- Action item:
From the entries below, return only the lines starting at the one that contains "Let N(V, v)" and ending at the one that contains "Answer: 386714840008/406852885 ≈ 950.50", exactly as they stand.

- Extracted records:

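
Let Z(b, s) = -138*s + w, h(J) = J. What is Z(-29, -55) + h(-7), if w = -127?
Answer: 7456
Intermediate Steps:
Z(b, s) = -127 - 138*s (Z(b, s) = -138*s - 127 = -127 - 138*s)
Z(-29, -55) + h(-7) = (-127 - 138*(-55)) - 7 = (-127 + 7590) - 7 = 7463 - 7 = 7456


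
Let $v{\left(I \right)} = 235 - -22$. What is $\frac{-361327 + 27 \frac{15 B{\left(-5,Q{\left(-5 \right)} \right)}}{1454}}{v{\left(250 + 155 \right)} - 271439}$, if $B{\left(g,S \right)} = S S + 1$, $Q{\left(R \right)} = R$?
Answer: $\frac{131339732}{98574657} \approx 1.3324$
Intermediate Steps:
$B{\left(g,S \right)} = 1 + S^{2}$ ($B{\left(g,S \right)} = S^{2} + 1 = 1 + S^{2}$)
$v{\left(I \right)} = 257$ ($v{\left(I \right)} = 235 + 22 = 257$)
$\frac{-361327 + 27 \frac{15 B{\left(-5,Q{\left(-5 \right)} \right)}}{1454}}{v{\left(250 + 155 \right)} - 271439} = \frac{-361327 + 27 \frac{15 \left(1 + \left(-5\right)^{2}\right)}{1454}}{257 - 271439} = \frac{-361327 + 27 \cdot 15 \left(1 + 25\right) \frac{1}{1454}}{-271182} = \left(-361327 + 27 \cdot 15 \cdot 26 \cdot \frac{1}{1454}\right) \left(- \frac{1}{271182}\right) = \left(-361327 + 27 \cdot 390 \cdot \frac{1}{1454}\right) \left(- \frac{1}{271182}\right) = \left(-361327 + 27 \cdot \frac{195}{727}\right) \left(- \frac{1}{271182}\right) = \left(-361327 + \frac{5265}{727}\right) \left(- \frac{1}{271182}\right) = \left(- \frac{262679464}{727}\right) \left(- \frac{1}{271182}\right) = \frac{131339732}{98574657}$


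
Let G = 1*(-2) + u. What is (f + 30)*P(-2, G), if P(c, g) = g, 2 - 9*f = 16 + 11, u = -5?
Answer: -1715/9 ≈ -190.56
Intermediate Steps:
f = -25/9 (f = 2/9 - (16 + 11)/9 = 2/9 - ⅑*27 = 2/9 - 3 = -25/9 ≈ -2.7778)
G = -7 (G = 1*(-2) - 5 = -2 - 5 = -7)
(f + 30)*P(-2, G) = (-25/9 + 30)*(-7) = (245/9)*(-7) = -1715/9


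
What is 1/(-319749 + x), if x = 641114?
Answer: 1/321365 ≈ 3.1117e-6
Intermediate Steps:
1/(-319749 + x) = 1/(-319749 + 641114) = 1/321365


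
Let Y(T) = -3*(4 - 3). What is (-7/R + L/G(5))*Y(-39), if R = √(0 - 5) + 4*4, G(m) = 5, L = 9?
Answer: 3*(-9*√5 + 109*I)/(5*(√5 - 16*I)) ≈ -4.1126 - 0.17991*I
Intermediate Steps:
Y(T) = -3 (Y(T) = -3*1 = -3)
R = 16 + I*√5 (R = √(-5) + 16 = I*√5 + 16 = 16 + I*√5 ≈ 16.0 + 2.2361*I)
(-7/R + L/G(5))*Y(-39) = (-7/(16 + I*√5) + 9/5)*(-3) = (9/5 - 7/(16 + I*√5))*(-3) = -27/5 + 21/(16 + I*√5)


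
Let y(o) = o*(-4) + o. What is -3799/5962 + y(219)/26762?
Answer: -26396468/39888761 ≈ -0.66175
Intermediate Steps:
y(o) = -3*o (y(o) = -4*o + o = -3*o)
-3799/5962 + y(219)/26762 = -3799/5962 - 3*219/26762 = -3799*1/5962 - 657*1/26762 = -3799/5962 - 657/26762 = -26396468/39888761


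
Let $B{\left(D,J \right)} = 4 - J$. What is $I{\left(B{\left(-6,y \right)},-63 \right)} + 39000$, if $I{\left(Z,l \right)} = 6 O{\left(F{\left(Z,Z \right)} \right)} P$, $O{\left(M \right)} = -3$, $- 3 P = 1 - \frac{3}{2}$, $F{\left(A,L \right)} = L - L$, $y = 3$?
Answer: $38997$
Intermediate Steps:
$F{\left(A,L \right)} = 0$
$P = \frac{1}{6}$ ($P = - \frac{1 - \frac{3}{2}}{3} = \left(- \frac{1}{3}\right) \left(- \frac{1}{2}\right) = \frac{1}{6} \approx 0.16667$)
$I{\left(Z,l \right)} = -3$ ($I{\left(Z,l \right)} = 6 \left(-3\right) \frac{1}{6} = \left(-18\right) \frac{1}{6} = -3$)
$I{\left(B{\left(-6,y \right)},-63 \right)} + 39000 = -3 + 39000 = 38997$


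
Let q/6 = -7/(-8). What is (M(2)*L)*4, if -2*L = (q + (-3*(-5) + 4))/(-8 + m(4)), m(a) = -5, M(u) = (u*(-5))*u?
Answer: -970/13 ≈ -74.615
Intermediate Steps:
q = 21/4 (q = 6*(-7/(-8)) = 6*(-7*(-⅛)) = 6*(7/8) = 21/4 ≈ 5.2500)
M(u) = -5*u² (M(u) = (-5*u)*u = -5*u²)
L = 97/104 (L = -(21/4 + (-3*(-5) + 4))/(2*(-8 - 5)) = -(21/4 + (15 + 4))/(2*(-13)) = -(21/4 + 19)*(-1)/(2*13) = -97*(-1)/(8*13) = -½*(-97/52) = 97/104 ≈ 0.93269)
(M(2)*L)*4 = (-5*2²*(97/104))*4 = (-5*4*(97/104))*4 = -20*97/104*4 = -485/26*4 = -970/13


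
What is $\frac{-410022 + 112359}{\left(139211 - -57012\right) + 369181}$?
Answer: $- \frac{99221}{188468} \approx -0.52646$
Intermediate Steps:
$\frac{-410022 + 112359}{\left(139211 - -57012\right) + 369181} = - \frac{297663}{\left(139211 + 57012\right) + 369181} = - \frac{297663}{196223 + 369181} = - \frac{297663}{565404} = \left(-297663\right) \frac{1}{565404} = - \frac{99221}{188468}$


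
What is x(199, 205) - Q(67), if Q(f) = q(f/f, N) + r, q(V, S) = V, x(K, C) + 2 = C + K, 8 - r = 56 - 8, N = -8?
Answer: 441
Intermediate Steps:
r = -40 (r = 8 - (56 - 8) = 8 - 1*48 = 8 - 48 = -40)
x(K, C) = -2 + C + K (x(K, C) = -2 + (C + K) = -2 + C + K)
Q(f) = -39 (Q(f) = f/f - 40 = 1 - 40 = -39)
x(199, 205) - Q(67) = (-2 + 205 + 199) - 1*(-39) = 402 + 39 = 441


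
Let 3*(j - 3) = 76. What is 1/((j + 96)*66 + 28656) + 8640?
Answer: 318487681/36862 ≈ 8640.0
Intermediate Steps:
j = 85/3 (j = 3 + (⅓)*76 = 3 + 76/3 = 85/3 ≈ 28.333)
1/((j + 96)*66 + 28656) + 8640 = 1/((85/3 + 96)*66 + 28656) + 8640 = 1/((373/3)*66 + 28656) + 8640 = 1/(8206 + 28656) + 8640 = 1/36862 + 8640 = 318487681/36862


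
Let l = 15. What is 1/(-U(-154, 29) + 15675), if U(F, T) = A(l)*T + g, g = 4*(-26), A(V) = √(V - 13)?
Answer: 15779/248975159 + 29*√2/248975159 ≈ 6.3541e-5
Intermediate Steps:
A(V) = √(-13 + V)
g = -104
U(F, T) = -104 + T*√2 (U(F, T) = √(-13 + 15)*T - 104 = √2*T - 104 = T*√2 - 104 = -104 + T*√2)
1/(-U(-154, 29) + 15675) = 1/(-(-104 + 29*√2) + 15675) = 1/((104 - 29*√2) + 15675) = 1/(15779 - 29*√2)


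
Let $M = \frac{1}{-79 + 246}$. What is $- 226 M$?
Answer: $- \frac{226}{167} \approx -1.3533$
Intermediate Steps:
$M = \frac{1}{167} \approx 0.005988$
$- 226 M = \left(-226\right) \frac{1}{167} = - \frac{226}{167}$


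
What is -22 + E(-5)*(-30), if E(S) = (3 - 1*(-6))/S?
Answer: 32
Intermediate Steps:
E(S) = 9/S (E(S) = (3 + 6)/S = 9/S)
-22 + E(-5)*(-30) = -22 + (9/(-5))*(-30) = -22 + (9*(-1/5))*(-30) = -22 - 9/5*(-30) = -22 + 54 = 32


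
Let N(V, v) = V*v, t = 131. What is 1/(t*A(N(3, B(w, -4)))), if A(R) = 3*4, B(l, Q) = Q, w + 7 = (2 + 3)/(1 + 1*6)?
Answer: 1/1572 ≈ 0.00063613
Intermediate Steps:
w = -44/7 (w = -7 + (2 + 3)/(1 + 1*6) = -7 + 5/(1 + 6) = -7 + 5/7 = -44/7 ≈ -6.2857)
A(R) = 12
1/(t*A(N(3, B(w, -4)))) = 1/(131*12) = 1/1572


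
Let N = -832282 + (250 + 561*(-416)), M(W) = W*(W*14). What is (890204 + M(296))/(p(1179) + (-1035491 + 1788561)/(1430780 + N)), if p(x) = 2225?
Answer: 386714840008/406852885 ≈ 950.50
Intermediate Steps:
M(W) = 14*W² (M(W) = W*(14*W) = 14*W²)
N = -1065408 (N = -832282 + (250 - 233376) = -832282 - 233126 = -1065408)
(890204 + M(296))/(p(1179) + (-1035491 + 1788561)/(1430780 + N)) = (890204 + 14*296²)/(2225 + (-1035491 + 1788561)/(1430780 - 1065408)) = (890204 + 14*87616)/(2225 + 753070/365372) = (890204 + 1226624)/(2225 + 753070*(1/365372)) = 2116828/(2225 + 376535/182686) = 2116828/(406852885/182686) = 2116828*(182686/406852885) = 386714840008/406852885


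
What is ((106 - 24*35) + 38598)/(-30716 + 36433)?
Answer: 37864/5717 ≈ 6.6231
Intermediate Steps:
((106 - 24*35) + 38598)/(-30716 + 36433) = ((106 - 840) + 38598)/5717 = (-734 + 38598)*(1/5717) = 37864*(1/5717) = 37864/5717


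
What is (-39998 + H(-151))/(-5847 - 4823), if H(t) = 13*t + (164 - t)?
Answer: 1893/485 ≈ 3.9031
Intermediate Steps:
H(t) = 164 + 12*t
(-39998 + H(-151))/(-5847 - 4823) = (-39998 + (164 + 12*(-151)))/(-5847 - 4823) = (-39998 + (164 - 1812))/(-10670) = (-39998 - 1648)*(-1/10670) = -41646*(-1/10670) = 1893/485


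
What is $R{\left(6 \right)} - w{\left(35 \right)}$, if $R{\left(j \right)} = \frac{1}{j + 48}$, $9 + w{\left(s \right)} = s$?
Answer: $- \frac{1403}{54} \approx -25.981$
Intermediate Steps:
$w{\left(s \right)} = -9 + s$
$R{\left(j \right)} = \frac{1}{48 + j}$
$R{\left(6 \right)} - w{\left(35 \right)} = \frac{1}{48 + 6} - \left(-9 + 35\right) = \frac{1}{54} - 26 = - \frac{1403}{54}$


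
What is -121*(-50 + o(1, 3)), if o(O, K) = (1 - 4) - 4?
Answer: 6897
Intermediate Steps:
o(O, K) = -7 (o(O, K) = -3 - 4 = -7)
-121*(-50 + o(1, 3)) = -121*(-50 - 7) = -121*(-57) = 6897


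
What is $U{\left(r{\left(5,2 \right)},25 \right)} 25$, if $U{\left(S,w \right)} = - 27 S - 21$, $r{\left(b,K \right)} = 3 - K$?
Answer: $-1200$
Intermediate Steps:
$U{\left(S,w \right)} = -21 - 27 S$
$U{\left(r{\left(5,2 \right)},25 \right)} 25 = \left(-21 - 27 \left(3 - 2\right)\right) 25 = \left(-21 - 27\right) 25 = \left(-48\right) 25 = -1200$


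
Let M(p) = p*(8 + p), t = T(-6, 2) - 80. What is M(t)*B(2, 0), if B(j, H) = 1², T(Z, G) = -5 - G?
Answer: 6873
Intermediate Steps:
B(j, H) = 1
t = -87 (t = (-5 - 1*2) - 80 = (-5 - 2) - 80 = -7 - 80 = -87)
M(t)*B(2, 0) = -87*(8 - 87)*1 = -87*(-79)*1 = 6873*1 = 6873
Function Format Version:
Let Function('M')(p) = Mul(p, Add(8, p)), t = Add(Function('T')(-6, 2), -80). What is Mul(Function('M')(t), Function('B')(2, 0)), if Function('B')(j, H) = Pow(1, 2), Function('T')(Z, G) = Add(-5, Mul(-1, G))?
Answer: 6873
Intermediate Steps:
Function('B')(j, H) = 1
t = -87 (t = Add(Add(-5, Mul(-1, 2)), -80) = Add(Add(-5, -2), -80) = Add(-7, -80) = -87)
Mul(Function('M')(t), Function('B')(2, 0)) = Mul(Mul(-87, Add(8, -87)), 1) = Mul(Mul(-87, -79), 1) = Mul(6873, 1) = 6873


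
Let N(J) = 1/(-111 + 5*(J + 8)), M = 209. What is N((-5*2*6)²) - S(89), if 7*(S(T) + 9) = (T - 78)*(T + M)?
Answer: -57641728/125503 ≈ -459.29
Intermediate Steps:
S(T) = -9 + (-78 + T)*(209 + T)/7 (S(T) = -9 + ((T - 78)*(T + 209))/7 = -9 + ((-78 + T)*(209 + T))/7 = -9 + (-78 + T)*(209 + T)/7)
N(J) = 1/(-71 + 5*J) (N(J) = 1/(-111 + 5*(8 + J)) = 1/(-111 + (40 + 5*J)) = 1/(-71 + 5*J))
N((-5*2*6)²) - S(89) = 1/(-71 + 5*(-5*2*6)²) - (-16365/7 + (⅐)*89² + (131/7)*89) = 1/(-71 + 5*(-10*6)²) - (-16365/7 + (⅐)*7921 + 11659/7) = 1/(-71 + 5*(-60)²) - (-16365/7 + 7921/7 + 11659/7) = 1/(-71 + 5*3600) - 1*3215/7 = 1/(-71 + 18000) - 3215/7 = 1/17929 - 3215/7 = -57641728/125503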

- Answer area:
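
Let N(V, v) = V*v, t = 131. What is 1/(t*A(N(3, B(w, -4)))), if A(R) = 3*4, B(l, Q) = Q, w + 7 = (2 + 3)/(1 + 1*6)?
Answer: 1/1572 ≈ 0.00063613
Intermediate Steps:
w = -44/7 (w = -7 + (2 + 3)/(1 + 1*6) = -7 + 5/(1 + 6) = -7 + 5/7 = -44/7 ≈ -6.2857)
A(R) = 12
1/(t*A(N(3, B(w, -4)))) = 1/(131*12) = 1/1572


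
Let N = -832282 + (250 + 561*(-416)), M(W) = W*(W*14). What is (890204 + M(296))/(p(1179) + (-1035491 + 1788561)/(1430780 + N)), if p(x) = 2225?
Answer: 386714840008/406852885 ≈ 950.50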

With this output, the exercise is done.